• [Brief] Below are the records; retype each one exactly.

• [Data extracted from a collection]
::::::
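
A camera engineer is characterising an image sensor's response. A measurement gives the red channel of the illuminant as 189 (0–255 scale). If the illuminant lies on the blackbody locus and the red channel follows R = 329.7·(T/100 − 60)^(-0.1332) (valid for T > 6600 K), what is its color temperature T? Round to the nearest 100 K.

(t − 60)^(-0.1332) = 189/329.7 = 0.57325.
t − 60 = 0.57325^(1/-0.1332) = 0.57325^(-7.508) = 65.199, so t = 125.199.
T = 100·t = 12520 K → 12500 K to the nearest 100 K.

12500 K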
::::::
• [Result of this exercise]
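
A camera engineer is characterising an image sensor's response. A measurement gives the red channel of the illuminant as 189 (0–255 scale). If the illuminant lies on the blackbody locus and the red channel follows R = 329.7·(T/100 − 60)^(-0.1332) (valid for T > 6600 K), what is its color temperature T? Round to the nearest 100 K.

(t − 60)^(-0.1332) = 189/329.7 = 0.57325.
t − 60 = 0.57325^(1/-0.1332) = 0.57325^(-7.508) = 65.199, so t = 125.199.
T = 100·t = 12520 K → 12500 K to the nearest 100 K.

12500 K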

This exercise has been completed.